TASK DIRECTIONS: Write out every line of the material exactly as it appears.

MATERIAL PROVIDED:

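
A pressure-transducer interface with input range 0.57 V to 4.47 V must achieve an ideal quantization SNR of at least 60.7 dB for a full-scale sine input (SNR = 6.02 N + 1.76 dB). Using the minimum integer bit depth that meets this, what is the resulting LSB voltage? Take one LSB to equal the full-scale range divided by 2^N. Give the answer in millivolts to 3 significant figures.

3.81 mV

Span: 4.47 V − (0.57 V) = 3.9 V.
Solving 6.02 N ≥ 60.7 − 1.76: N ≥ 9.791. Round up → N = 10.
LSB = 3.9 V / 2^10 = 3.81 mV.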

YOUR RESPONSE:
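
A pressure-transducer interface with input range 0.57 V to 4.47 V must achieve an ideal quantization SNR of at least 60.7 dB for a full-scale sine input (SNR = 6.02 N + 1.76 dB). Using the minimum integer bit depth that meets this, what is the resulting LSB voltage? Take one LSB to equal the full-scale range divided by 2^N. Give the answer in millivolts to 3 significant figures.

3.81 mV

Span: 4.47 V − (0.57 V) = 3.9 V.
Solving 6.02 N ≥ 60.7 − 1.76: N ≥ 9.791. Round up → N = 10.
LSB = 3.9 V / 2^10 = 3.81 mV.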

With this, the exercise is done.